Records from a data source:
# # # #
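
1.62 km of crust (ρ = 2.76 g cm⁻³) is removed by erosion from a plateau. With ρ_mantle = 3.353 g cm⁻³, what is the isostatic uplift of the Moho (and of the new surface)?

1.33 km

Unloading: uplift u = e ρ_c/ρ_m = 1.62 km × 2.76/3.353 = 1.33 km.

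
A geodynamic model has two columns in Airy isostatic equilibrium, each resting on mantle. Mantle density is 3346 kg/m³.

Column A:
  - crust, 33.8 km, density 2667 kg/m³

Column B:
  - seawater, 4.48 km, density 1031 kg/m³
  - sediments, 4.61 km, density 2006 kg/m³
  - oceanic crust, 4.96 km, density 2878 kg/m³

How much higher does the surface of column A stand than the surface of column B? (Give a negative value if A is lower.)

For any compensation level in the mantle, the mantle terms cancel and isostasy reduces to e = (Σt_A − Σt_B) − (Σ(ρt)_A − Σ(ρt)_B) / ρ_m.
Σt_A = 33.8 km; Σt_B = 14.05 km; Σ(ρt)_A = 90144.6; Σ(ρt)_B = 28141.42 (in km·kg/m³).
e = (33.8 − 14.05) − (90144.6 − 28141.42) / 3346 = 1.22 km.

1.22 km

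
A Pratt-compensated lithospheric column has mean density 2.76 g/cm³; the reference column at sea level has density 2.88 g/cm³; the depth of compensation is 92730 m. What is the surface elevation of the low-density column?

ρ_ref D = ρ (D + h) → h = D (ρ_ref − ρ)/ρ.
h = 92730 m × (2.88 − 2.76)/2.76 = 4030 m.

4030 m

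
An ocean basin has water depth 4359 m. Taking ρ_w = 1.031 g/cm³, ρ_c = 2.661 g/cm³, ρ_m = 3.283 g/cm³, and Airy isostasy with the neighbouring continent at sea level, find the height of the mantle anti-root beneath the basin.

11400 m

By Archimedes' principle applied to the lithosphere: replacing crust with seawater at the top is compensated by replacing crust with mantle at the base: d (ρ_c − ρ_w) = a (ρ_m − ρ_c).
a = d (ρ_c − ρ_w)/(ρ_m − ρ_c) = 4359 m × 1.63/0.622 = 11400 m.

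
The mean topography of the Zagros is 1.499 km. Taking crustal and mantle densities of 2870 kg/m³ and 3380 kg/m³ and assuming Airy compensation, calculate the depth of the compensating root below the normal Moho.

8.44 km

Isostatic balance requires: the weight of the topography is balanced by the buoyancy of the root, ρ_c h = (ρ_m − ρ_c) r.
r = h · ρ_c / (ρ_m − ρ_c) = 1.499 km × 2870 / (3380 − 2870) = 8.44 km.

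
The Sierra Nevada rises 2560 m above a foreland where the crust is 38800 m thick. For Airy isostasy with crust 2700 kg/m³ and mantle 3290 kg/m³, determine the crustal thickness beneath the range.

Root depth r = h ρ_c / (ρ_m − ρ_c) = 2560 m × 2700 / 590 = 11720 m.
Total thickness = T + h + r = 38800 m + 2560 m + 11720 m = 53100 m.

53100 m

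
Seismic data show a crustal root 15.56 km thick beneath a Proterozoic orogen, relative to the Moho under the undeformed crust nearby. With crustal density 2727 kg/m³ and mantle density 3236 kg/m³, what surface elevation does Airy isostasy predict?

2.9 km

Balancing pressure at the compensation depth: ρ_c h = (ρ_m − ρ_c) r.
h = r (ρ_m − ρ_c) / ρ_c = 15.56 km × (3236 − 2727) / 2727 = 2.9 km.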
# # # #
**Exercise prompt**
Repeat every record exactly as written, please.

**Solution below**
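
1.62 km of crust (ρ = 2.76 g cm⁻³) is removed by erosion from a plateau. With ρ_mantle = 3.353 g cm⁻³, what is the isostatic uplift of the Moho (and of the new surface)?

1.33 km

Unloading: uplift u = e ρ_c/ρ_m = 1.62 km × 2.76/3.353 = 1.33 km.

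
A geodynamic model has two columns in Airy isostatic equilibrium, each resting on mantle. Mantle density is 3346 kg/m³.

Column A:
  - crust, 33.8 km, density 2667 kg/m³

Column B:
  - seawater, 4.48 km, density 1031 kg/m³
  - sediments, 4.61 km, density 2006 kg/m³
  - oceanic crust, 4.96 km, density 2878 kg/m³

How much higher does the surface of column A stand than the surface of column B? (Give a negative value if A is lower.)

For any compensation level in the mantle, the mantle terms cancel and isostasy reduces to e = (Σt_A − Σt_B) − (Σ(ρt)_A − Σ(ρt)_B) / ρ_m.
Σt_A = 33.8 km; Σt_B = 14.05 km; Σ(ρt)_A = 90144.6; Σ(ρt)_B = 28141.42 (in km·kg/m³).
e = (33.8 − 14.05) − (90144.6 − 28141.42) / 3346 = 1.22 km.

1.22 km

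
A Pratt-compensated lithospheric column has mean density 2.76 g/cm³; the reference column at sea level has density 2.88 g/cm³; the depth of compensation is 92730 m. What is the surface elevation of the low-density column?

ρ_ref D = ρ (D + h) → h = D (ρ_ref − ρ)/ρ.
h = 92730 m × (2.88 − 2.76)/2.76 = 4030 m.

4030 m

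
An ocean basin has water depth 4359 m. Taking ρ_w = 1.031 g/cm³, ρ_c = 2.661 g/cm³, ρ_m = 3.283 g/cm³, and Airy isostasy with the neighbouring continent at sea level, find the height of the mantle anti-root beneath the basin.

11400 m

By Archimedes' principle applied to the lithosphere: replacing crust with seawater at the top is compensated by replacing crust with mantle at the base: d (ρ_c − ρ_w) = a (ρ_m − ρ_c).
a = d (ρ_c − ρ_w)/(ρ_m − ρ_c) = 4359 m × 1.63/0.622 = 11400 m.

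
The mean topography of the Zagros is 1.499 km. Taking crustal and mantle densities of 2870 kg/m³ and 3380 kg/m³ and assuming Airy compensation, calculate the depth of the compensating root below the normal Moho.

8.44 km

Isostatic balance requires: the weight of the topography is balanced by the buoyancy of the root, ρ_c h = (ρ_m − ρ_c) r.
r = h · ρ_c / (ρ_m − ρ_c) = 1.499 km × 2870 / (3380 − 2870) = 8.44 km.

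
The Sierra Nevada rises 2560 m above a foreland where the crust is 38800 m thick. For Airy isostasy with crust 2700 kg/m³ and mantle 3290 kg/m³, determine the crustal thickness beneath the range.

Root depth r = h ρ_c / (ρ_m − ρ_c) = 2560 m × 2700 / 590 = 11720 m.
Total thickness = T + h + r = 38800 m + 2560 m + 11720 m = 53100 m.

53100 m

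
Seismic data show a crustal root 15.56 km thick beneath a Proterozoic orogen, relative to the Moho under the undeformed crust nearby. With crustal density 2727 kg/m³ and mantle density 3236 kg/m³, what surface elevation does Airy isostasy predict?

2.9 km

Balancing pressure at the compensation depth: ρ_c h = (ρ_m − ρ_c) r.
h = r (ρ_m − ρ_c) / ρ_c = 15.56 km × (3236 − 2727) / 2727 = 2.9 km.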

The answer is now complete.